▶ EXERCISE BRIEF:
Each line of the material below should be retyped precisely as it appears.

(GIVEN ENTRIES Opens)

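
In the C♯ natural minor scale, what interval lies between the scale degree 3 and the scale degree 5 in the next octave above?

C♯ natural minor: C♯ D♯ E F♯ G♯ A B.
The scale degree 3 is E and the 5th scale degree (up an octave) is G♯.
From E to G♯ is 16 semitones, exactly the major tenth.

M10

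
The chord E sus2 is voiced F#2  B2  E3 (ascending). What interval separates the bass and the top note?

minor seventh

The outer voices are F#2 and E3.
F# up to E is 10 semitones, a half step narrower than a major seventh, so the interval is minor.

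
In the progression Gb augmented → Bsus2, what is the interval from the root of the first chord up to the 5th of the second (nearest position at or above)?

The root of Gb augmented is Gb; the 5th of Bsus2 is F#.
Gb up to F# is 12 semitones, a half step wider than a major seventh, so the interval is augmented.

A7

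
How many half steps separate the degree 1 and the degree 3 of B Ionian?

4

The scale is B C♯ D♯ E F♯ G♯ A♯.
B up to D♯ is a major third — 4 semitones.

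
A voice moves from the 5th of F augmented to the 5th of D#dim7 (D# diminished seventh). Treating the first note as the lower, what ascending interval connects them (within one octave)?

The 5th of F augmented is C#; the 5th of D#dim7 (D# diminished seventh) is A.
6 letter names make it a sixth; at 8 semitones (a half step narrower than major) the quality is minor.

minor sixth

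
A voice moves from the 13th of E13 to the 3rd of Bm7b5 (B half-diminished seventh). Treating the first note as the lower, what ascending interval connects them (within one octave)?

minor second

The 13th of E13 is C#; the 3rd of Bm7b5 (B half-diminished seventh) is D.
From C# to D: 1 semitone over a second = minor.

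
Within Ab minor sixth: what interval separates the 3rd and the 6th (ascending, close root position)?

Spelling the chord: Ab, Cb, Eb, F.
So we need the interval from Cb up to F.
From Cb to F: 6 semitones over a fourth = augmented.

augmented fourth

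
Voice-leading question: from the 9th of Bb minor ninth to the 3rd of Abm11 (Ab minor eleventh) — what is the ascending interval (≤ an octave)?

The 9th of Bb minor ninth is C; the 3rd of Abm11 (Ab minor eleventh) is Cb.
C up to Cb is 11 semitones, a half step narrower than a perfect octave, so the interval is diminished.

diminished 8th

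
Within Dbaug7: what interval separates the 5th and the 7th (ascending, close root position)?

The chord tones of Dbaug7 (Db augmented seventh) are Db F A Cb.
The 5th is A and the 7th is Cb.
From A to Cb: 2 semitones over a third = diminished.

diminished third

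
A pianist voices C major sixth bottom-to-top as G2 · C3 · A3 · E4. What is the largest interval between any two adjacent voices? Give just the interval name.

major sixth

Adjacent intervals: G2→C3 = perfect fourth; C3→A3 = major sixth; A3→E4 = perfect fifth.
The largest is C3 to A3, a major sixth (9 semitones).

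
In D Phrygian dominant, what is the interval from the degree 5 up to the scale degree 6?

The scale runs D Eb F# G A Bb C.
The degree 5 is A and the 6th degree is Bb.
A up to Bb is 1 semitone, a half step narrower than a major second, so the interval is minor.

minor second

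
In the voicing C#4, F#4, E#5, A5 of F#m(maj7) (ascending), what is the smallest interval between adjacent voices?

Adjacent intervals: C#4→F#4 = perfect fourth; F#4→E#5 = major seventh; E#5→A5 = diminished fourth.
The smallest is E#5 to A5, a diminished fourth (4 semitones).

diminished fourth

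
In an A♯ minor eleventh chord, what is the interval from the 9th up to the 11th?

A♯m11 (A♯ minor eleventh): A♯–C♯–E♯–G♯–B♯–D♯.
So we need the interval from B♯ up to D♯.
B♯ up to D♯ is 3 semitones, a half step narrower than a major third, so the interval is minor.

m3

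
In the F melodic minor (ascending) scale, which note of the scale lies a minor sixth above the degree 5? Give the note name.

The scale is F G A♭ B♭ C D E.
The degree 5 is C; a minor sixth above that is A♭ — scale degree 3.

Ab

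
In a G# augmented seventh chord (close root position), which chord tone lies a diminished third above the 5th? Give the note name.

F#

G#7#5 is spelled G#-B#-D##-F#.
The 5th is D##. A diminished third above D## is F#.
F# is the chord's 7th.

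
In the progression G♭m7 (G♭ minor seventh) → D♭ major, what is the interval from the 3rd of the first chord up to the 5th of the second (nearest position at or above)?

The 3rd of G♭m7 (G♭ minor seventh) is B𝄫; the 5th of D♭ major is A♭.
From B𝄫 to A♭ is 11 semitones, exactly the major seventh.

major 7th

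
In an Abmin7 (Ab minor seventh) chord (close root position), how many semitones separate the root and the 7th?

Abmin7 is spelled Ab–Cb–Eb–Gb.
Ab to Gb is a minor seventh: 10 semitones.

10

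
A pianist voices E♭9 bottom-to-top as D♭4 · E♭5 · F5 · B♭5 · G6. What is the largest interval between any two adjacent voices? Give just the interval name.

Adjacent intervals: D♭4→E♭5 = major ninth; E♭5→F5 = major second; F5→B♭5 = perfect fourth; B♭5→G6 = major sixth.
The largest is D♭4 to E♭5, a major ninth (14 semitones).

major 9th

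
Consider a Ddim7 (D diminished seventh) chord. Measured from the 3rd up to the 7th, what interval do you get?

D°7 (D diminished seventh) is spelled D-F-Ab-Cb.
That puts F below Cb.
From F to Cb: 6 semitones over a fifth = diminished.

diminished 5th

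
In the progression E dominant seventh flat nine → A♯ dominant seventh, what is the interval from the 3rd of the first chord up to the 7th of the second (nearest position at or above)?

perfect 1st

The 3rd of E dominant seventh flat nine is G♯; the 7th of A♯ dominant seventh is G♯.
From G♯ to G♯ is 0 semitones, exactly the perfect unison.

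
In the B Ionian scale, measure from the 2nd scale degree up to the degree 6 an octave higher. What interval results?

P12

The scale runs B C♯ D♯ E F♯ G♯ A♯.
The 2nd scale degree is C♯ and the 6th degree (up an octave) is G♯.
C♯ up to G♯ spans 12 letter names and 19 semitones — a perfect twelfth.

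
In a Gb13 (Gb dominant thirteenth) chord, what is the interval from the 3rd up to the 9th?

m7

The chord tones of Gb13 are Gb–Bb–Db–Fb–Ab–Eb.
The 3rd is Bb and the 9th is Ab.
From Bb to Ab: 10 semitones over a seventh = minor.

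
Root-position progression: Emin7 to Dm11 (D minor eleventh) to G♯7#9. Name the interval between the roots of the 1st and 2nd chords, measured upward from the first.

The roots are E and D.
7 letter names make it a seventh; at 10 semitones (a half step narrower than major) the quality is minor.

minor seventh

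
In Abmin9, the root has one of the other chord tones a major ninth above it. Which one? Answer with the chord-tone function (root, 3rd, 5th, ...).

9th

Spelling the chord: Ab-Cb-Eb-Gb-Bb.
The root is Ab. A major ninth above Ab is Bb.
Bb is the chord's 9th.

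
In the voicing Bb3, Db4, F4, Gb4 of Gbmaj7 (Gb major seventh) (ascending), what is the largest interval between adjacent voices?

major third

Adjacent intervals: Bb3→Db4 = minor third; Db4→F4 = major third; F4→Gb4 = minor second.
The largest is Db4 to F4, a major third (4 semitones).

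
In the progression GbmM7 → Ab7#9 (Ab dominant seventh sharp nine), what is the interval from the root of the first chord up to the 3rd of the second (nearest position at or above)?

augmented fourth

The root of GbmM7 is Gb; the 3rd of Ab7#9 (Ab dominant seventh sharp nine) is C.
4 letter names make it a fourth; at 6 semitones (a half step wider than perfect) the quality is augmented.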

(GIVEN ENTRIES Closes)

▶ WRITTEN SOLUTION:
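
In the C♯ natural minor scale, what interval lies between the scale degree 3 and the scale degree 5 in the next octave above?

C♯ natural minor: C♯ D♯ E F♯ G♯ A B.
The scale degree 3 is E and the 5th scale degree (up an octave) is G♯.
From E to G♯ is 16 semitones, exactly the major tenth.

M10

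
The chord E sus2 is voiced F#2  B2  E3 (ascending). What interval separates the bass and the top note?

minor seventh

The outer voices are F#2 and E3.
F# up to E is 10 semitones, a half step narrower than a major seventh, so the interval is minor.

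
In the progression Gb augmented → Bsus2, what is the interval from the root of the first chord up to the 5th of the second (nearest position at or above)?

The root of Gb augmented is Gb; the 5th of Bsus2 is F#.
Gb up to F# is 12 semitones, a half step wider than a major seventh, so the interval is augmented.

A7

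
How many half steps separate the degree 1 and the degree 3 of B Ionian?

4

The scale is B C♯ D♯ E F♯ G♯ A♯.
B up to D♯ is a major third — 4 semitones.

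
A voice moves from the 5th of F augmented to the 5th of D#dim7 (D# diminished seventh). Treating the first note as the lower, what ascending interval connects them (within one octave)?

The 5th of F augmented is C#; the 5th of D#dim7 (D# diminished seventh) is A.
6 letter names make it a sixth; at 8 semitones (a half step narrower than major) the quality is minor.

minor sixth

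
A voice moves from the 13th of E13 to the 3rd of Bm7b5 (B half-diminished seventh). Treating the first note as the lower, what ascending interval connects them (within one octave)?

minor second

The 13th of E13 is C#; the 3rd of Bm7b5 (B half-diminished seventh) is D.
From C# to D: 1 semitone over a second = minor.

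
Within Ab minor sixth: what interval separates the 3rd and the 6th (ascending, close root position)?

Spelling the chord: Ab, Cb, Eb, F.
So we need the interval from Cb up to F.
From Cb to F: 6 semitones over a fourth = augmented.

augmented fourth

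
Voice-leading question: from the 9th of Bb minor ninth to the 3rd of Abm11 (Ab minor eleventh) — what is the ascending interval (≤ an octave)?

The 9th of Bb minor ninth is C; the 3rd of Abm11 (Ab minor eleventh) is Cb.
C up to Cb is 11 semitones, a half step narrower than a perfect octave, so the interval is diminished.

diminished 8th

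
Within Dbaug7: what interval separates the 5th and the 7th (ascending, close root position)?

The chord tones of Dbaug7 (Db augmented seventh) are Db F A Cb.
The 5th is A and the 7th is Cb.
From A to Cb: 2 semitones over a third = diminished.

diminished third

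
A pianist voices C major sixth bottom-to-top as G2 · C3 · A3 · E4. What is the largest interval between any two adjacent voices? Give just the interval name.

major sixth

Adjacent intervals: G2→C3 = perfect fourth; C3→A3 = major sixth; A3→E4 = perfect fifth.
The largest is C3 to A3, a major sixth (9 semitones).

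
In D Phrygian dominant, what is the interval from the degree 5 up to the scale degree 6?

The scale runs D Eb F# G A Bb C.
The degree 5 is A and the 6th degree is Bb.
A up to Bb is 1 semitone, a half step narrower than a major second, so the interval is minor.

minor second

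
In the voicing C#4, F#4, E#5, A5 of F#m(maj7) (ascending), what is the smallest interval between adjacent voices?

Adjacent intervals: C#4→F#4 = perfect fourth; F#4→E#5 = major seventh; E#5→A5 = diminished fourth.
The smallest is E#5 to A5, a diminished fourth (4 semitones).

diminished fourth

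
In an A♯ minor eleventh chord, what is the interval from the 9th up to the 11th?

A♯m11 (A♯ minor eleventh): A♯–C♯–E♯–G♯–B♯–D♯.
So we need the interval from B♯ up to D♯.
B♯ up to D♯ is 3 semitones, a half step narrower than a major third, so the interval is minor.

m3

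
In the F melodic minor (ascending) scale, which note of the scale lies a minor sixth above the degree 5? Give the note name.

The scale is F G A♭ B♭ C D E.
The degree 5 is C; a minor sixth above that is A♭ — scale degree 3.

Ab

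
In a G# augmented seventh chord (close root position), which chord tone lies a diminished third above the 5th? Give the note name.

F#

G#7#5 is spelled G#-B#-D##-F#.
The 5th is D##. A diminished third above D## is F#.
F# is the chord's 7th.

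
In the progression G♭m7 (G♭ minor seventh) → D♭ major, what is the interval from the 3rd of the first chord up to the 5th of the second (nearest position at or above)?

The 3rd of G♭m7 (G♭ minor seventh) is B𝄫; the 5th of D♭ major is A♭.
From B𝄫 to A♭ is 11 semitones, exactly the major seventh.

major 7th

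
In an Abmin7 (Ab minor seventh) chord (close root position), how many semitones separate the root and the 7th?

Abmin7 is spelled Ab–Cb–Eb–Gb.
Ab to Gb is a minor seventh: 10 semitones.

10

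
A pianist voices E♭9 bottom-to-top as D♭4 · E♭5 · F5 · B♭5 · G6. What is the largest interval between any two adjacent voices? Give just the interval name.

Adjacent intervals: D♭4→E♭5 = major ninth; E♭5→F5 = major second; F5→B♭5 = perfect fourth; B♭5→G6 = major sixth.
The largest is D♭4 to E♭5, a major ninth (14 semitones).

major 9th

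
Consider a Ddim7 (D diminished seventh) chord. Measured from the 3rd up to the 7th, what interval do you get?

D°7 (D diminished seventh) is spelled D-F-Ab-Cb.
That puts F below Cb.
From F to Cb: 6 semitones over a fifth = diminished.

diminished 5th

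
In the progression E dominant seventh flat nine → A♯ dominant seventh, what is the interval from the 3rd of the first chord up to the 7th of the second (nearest position at or above)?

perfect 1st

The 3rd of E dominant seventh flat nine is G♯; the 7th of A♯ dominant seventh is G♯.
From G♯ to G♯ is 0 semitones, exactly the perfect unison.

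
In the B Ionian scale, measure from the 2nd scale degree up to the degree 6 an octave higher. What interval results?

P12

The scale runs B C♯ D♯ E F♯ G♯ A♯.
The 2nd scale degree is C♯ and the 6th degree (up an octave) is G♯.
C♯ up to G♯ spans 12 letter names and 19 semitones — a perfect twelfth.

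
In a Gb13 (Gb dominant thirteenth) chord, what is the interval from the 3rd up to the 9th?

m7

The chord tones of Gb13 are Gb–Bb–Db–Fb–Ab–Eb.
The 3rd is Bb and the 9th is Ab.
From Bb to Ab: 10 semitones over a seventh = minor.

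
Root-position progression: Emin7 to Dm11 (D minor eleventh) to G♯7#9. Name the interval between the roots of the 1st and 2nd chords, measured upward from the first.

The roots are E and D.
7 letter names make it a seventh; at 10 semitones (a half step narrower than major) the quality is minor.

minor seventh

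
In Abmin9, the root has one of the other chord tones a major ninth above it. Which one? Answer with the chord-tone function (root, 3rd, 5th, ...).

9th

Spelling the chord: Ab-Cb-Eb-Gb-Bb.
The root is Ab. A major ninth above Ab is Bb.
Bb is the chord's 9th.

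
In the voicing Bb3, Db4, F4, Gb4 of Gbmaj7 (Gb major seventh) (ascending), what is the largest interval between adjacent voices?

major third

Adjacent intervals: Bb3→Db4 = minor third; Db4→F4 = major third; F4→Gb4 = minor second.
The largest is Db4 to F4, a major third (4 semitones).

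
In the progression GbmM7 → Ab7#9 (Ab dominant seventh sharp nine), what is the interval from the root of the first chord up to the 3rd of the second (nearest position at or above)?

augmented fourth

The root of GbmM7 is Gb; the 3rd of Ab7#9 (Ab dominant seventh sharp nine) is C.
4 letter names make it a fourth; at 6 semitones (a half step wider than perfect) the quality is augmented.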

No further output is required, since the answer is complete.